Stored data
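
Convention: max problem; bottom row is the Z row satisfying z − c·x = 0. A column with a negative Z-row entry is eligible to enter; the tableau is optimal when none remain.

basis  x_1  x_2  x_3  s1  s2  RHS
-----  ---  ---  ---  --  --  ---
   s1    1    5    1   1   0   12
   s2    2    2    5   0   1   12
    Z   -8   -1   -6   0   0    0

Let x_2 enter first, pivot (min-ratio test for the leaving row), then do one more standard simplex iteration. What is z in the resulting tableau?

75/2

Ratio test on column x_2 — row 1: 12/5 = 12/5; row 2: 12/2 = 6. Minimum is 12/5 at row 1 (s1 leaves); pivot element 5.
Pivot on row 1; the Z-row RHS becomes 0 − (-1)·(12/5) = 12/5.
Next entering variable (most negative Z-row entry -39/5): x_1.
Ratio test on column x_1 — row 1: (12/5)/(1/5) = 12; row 2: (36/5)/(8/5) = 9/2. Minimum is 9/2 at row 2 (s2 leaves); pivot element 8/5.
After the second pivot the Z-row RHS is 12/5 − (-39/5)·(9/2) = 75/2.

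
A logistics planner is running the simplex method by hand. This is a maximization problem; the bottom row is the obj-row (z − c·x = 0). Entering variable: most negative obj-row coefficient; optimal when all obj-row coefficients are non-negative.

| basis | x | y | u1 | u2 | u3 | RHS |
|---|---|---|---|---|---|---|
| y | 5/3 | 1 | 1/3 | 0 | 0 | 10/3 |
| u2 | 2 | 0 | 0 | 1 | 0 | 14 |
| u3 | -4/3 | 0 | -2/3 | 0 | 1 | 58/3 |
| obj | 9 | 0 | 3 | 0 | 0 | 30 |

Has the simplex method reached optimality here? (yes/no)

yes

Every obj-row coefficient is ≥ 0, so the tableau is optimal.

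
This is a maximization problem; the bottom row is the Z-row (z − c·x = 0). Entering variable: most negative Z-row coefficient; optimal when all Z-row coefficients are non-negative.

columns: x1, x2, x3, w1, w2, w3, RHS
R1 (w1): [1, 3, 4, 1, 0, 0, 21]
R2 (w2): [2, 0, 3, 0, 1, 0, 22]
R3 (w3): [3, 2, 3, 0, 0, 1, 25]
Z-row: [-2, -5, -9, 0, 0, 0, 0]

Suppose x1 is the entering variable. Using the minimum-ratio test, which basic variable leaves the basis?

w3

Column x1 entries and ratios — w1: 21/1 = 21; w2: 22/2 = 11; w3: 25/3 = 25/3.
Smallest ratio is 25/3 in the row of w3, so w3 leaves.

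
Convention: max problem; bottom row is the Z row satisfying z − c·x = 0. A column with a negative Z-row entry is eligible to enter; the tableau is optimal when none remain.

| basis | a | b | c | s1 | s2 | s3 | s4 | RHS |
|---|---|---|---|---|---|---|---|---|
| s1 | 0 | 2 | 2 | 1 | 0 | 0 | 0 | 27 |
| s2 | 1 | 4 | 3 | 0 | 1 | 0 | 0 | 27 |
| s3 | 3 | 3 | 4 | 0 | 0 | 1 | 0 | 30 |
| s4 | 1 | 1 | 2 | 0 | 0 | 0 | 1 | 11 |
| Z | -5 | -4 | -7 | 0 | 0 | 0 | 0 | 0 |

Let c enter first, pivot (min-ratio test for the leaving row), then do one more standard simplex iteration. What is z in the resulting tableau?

Ratio test on column c — row 1: 27/2 = 27/2; row 2: 27/3 = 9; row 3: 30/4 = 15/2; row 4: 11/2 = 11/2. Minimum is 11/2 at row 4 (s4 leaves); pivot element 2.
Pivot on row 4; the Z-row RHS becomes 0 − (-7)·(11/2) = 77/2.
Next entering variable (most negative Z-row entry -3/2): a.
Ratio test on column a — row 1: entry -1 ≤ 0; row 2: entry -1/2 ≤ 0; row 3: 8/1 = 8; row 4: (11/2)/(1/2) = 11. Minimum is 8 at row 3 (s3 leaves); pivot element 1.
After the second pivot the Z-row RHS is 77/2 − (-3/2)·8 = 101/2.

101/2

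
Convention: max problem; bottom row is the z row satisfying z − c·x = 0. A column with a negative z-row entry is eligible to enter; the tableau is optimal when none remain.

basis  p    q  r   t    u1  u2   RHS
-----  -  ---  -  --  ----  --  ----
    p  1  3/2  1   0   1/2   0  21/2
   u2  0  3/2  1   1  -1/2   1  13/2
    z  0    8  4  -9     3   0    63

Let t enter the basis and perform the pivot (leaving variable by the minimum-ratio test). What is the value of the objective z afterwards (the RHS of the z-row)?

Ratio test on column t — row 1: entry 0 ≤ 0; row 2: (13/2)/1 = 13/2. Minimum is 13/2 at row 2 (u2 leaves); pivot element 1.
Pivot on row 2; the z-row RHS becomes 63 − (-9)·(13/2) = 243/2.

243/2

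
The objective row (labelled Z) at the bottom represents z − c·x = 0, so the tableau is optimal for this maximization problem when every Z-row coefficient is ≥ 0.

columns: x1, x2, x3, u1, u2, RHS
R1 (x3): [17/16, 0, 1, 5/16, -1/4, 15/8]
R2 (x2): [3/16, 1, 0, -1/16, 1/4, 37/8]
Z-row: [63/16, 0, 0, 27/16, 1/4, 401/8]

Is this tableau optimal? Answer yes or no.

Every Z-row coefficient is ≥ 0, so the tableau is optimal.

yes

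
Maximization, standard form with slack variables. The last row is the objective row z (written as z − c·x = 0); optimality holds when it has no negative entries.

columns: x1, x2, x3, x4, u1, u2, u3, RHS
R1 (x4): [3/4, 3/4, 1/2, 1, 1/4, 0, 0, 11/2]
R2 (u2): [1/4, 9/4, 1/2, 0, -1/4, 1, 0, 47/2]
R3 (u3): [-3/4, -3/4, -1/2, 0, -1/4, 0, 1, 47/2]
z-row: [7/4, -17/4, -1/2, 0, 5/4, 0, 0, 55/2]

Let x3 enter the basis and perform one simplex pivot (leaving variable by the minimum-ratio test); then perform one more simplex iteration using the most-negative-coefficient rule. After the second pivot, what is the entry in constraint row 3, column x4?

Ratio test on column x3 — row 1: (11/2)/(1/2) = 11; row 2: (47/2)/(1/2) = 47; row 3: entry -1/2 ≤ 0. Minimum is 11 at row 1 (x4 leaves); pivot element 1/2.
Divide row 1 by 1/2; eliminate column x3 from the other rows.
Second iteration: most negative z-row entry is -7/2 in column x2, so x2 enters.
Ratio test on column x2 — row 1: 11/(3/2) = 22/3; row 2: 18/(3/2) = 12; row 3: entry 0 ≤ 0. Minimum is 22/3 at row 1 (x3 leaves); pivot element 3/2.
Divide row 1 by 3/2; eliminate column x2 from the other rows.
After both pivots, the entry at constraint row 3, column x4 is 1.

1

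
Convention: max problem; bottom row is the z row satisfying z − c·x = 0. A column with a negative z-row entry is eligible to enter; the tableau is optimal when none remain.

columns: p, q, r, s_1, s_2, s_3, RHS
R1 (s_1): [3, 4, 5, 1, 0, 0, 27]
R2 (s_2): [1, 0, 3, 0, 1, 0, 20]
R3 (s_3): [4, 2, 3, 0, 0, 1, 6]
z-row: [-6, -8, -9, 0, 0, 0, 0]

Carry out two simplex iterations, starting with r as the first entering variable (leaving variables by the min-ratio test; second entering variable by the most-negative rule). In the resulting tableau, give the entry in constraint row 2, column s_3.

0

Ratio test on column r — row 1: 27/5 = 27/5; row 2: 20/3 = 20/3; row 3: 6/3 = 2. Minimum is 2 at row 3 (s_3 leaves); pivot element 3.
Divide row 3 by 3; eliminate column r from the other rows.
Second iteration: most negative z-row entry is -2 in column q, so q enters.
Ratio test on column q — row 1: 17/(2/3) = 51/2; row 2: entry -2 ≤ 0; row 3: 2/(2/3) = 3. Minimum is 3 at row 3 (r leaves); pivot element 2/3.
Divide row 3 by 2/3; eliminate column q from the other rows.
After both pivots, the entry at constraint row 2, column s_3 is 0.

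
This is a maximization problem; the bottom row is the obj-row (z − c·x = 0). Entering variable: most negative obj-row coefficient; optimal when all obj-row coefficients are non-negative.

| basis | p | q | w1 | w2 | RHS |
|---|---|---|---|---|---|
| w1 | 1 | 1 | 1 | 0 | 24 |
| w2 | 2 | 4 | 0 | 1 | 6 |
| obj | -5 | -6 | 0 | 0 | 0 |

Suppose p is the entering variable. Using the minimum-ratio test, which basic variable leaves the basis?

Column p entries and ratios — w1: 24/1 = 24; w2: 6/2 = 3.
Smallest ratio is 3 in the row of w2, so w2 leaves.

w2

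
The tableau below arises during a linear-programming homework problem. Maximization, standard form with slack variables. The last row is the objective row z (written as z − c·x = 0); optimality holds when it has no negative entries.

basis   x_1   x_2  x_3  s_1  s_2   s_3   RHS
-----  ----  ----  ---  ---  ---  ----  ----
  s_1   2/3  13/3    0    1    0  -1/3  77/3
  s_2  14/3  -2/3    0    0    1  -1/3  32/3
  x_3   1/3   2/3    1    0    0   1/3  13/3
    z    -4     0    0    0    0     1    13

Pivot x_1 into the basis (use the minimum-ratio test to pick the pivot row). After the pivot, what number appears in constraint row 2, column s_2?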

» **PROBLEM DESCRIPTION**: Show all lines from the data above in which the word "columns" appears.

» **THE COMPLETED TASK**:
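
columns: x1, x2, x3, w1, w2, w3, RHS
columns: x1, x2, x3, u1, u2, RHS
columns: x1, x2, x3, x4, u1, u2, u3, RHS
columns: p, q, r, s_1, s_2, s_3, RHS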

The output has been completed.